(Saved entries)
▬▬▬▬▬▬

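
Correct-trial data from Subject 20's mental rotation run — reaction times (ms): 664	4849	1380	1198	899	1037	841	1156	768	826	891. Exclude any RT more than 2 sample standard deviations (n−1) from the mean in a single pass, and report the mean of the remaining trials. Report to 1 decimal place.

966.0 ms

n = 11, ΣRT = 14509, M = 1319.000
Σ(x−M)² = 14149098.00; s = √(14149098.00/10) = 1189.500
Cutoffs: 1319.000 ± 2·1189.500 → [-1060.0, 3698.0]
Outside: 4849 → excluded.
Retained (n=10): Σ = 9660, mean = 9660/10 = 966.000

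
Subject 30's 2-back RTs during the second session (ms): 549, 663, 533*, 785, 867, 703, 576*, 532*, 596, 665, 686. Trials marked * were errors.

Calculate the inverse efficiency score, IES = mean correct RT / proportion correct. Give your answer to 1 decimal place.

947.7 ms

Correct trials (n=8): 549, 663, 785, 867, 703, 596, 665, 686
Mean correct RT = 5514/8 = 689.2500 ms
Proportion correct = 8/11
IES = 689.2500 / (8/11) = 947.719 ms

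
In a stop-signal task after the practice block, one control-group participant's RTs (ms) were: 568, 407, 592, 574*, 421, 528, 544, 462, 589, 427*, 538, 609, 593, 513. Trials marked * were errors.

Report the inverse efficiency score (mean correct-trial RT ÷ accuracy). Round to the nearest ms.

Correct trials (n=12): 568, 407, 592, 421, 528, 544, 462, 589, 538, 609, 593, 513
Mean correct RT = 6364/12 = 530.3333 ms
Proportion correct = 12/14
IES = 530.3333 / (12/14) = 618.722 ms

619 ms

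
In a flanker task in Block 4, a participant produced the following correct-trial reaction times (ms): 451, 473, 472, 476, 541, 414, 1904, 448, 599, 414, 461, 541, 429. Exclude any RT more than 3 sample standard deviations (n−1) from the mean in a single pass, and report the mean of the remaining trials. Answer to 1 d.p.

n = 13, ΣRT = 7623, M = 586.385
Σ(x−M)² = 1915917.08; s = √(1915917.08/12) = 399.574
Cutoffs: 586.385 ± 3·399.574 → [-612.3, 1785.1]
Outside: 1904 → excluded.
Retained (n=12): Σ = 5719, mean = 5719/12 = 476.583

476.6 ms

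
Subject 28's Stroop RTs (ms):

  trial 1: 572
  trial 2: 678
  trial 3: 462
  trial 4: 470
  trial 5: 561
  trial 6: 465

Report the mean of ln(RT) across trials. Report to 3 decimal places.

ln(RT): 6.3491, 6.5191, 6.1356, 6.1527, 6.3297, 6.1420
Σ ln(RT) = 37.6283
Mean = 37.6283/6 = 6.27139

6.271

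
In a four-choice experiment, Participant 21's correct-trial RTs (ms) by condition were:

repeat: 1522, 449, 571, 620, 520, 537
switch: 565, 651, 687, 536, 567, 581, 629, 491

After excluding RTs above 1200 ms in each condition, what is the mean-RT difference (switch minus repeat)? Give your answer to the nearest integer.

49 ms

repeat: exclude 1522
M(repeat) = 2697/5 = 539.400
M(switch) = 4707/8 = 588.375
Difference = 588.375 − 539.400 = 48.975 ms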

▬▬▬▬▬▬

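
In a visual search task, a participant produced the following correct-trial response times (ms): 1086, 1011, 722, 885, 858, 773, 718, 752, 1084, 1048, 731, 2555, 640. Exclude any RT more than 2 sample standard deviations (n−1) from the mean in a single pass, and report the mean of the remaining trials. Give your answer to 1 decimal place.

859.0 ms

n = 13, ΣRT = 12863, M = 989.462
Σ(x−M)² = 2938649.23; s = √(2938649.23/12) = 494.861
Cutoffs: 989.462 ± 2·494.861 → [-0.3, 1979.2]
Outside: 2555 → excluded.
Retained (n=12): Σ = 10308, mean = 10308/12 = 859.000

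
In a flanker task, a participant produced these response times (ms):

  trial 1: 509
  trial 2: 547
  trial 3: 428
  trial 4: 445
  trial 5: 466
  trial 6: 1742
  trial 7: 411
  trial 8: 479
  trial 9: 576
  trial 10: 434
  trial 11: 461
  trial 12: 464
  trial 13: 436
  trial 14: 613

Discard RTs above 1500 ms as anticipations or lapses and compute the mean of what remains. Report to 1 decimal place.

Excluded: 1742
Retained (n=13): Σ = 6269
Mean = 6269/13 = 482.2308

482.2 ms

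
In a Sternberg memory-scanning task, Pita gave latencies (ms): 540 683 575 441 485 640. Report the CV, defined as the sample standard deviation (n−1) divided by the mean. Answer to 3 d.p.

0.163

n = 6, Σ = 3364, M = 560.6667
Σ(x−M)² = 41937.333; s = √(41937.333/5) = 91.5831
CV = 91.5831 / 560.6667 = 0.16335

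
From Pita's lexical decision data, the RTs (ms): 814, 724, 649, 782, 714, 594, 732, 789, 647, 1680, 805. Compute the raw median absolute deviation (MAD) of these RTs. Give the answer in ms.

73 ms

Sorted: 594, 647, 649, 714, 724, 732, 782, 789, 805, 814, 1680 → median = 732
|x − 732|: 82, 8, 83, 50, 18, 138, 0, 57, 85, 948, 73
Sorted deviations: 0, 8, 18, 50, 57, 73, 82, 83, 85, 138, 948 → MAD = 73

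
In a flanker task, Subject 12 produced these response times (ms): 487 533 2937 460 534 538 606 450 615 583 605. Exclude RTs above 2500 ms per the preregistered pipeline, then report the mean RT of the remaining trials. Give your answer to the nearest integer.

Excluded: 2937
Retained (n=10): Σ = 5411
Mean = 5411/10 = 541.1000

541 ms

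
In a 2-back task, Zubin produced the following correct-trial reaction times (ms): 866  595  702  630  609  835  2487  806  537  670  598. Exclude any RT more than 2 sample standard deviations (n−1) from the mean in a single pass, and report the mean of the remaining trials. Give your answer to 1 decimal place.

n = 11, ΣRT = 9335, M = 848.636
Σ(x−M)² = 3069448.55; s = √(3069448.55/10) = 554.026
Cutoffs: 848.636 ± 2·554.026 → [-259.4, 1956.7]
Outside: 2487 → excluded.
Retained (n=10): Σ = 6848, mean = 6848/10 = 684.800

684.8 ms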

▬▬▬▬▬▬

- WORK REQUIRED
Among the entries above, find every line holding "marked" and copy it.

- ANSWER BELOW
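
Subject 30's 2-back RTs during the second session (ms): 549, 663, 533*, 785, 867, 703, 576*, 532*, 596, 665, 686. Trials marked * were errors.
In a stop-signal task after the practice block, one control-group participant's RTs (ms) were: 568, 407, 592, 574*, 421, 528, 544, 462, 589, 427*, 538, 609, 593, 513. Trials marked * were errors.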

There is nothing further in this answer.